TASK DESCRIPTION:
Your answer must be an exact copy of the data below.

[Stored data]
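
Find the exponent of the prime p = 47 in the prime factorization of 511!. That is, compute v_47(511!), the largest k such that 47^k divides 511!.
v_47(511!) = 10

Legendre's formula: v_p(n!) = Σ_{k ≥ 1} ⌊n / p^k⌋. For p = 47, n = 511, the terms are:
  ⌊511/47^1⌋ = ⌊511/47⌋ = 10
(the next term ⌊511/47^2⌋ = 0, terminating the sum). Summing: v_47(511!) = 10 = 10.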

REPLY:
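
Find the exponent of the prime p = 47 in the prime factorization of 511!. That is, compute v_47(511!), the largest k such that 47^k divides 511!.
v_47(511!) = 10

Legendre's formula: v_p(n!) = Σ_{k ≥ 1} ⌊n / p^k⌋. For p = 47, n = 511, the terms are:
  ⌊511/47^1⌋ = ⌊511/47⌋ = 10
(the next term ⌊511/47^2⌋ = 0, terminating the sum). Summing: v_47(511!) = 10 = 10.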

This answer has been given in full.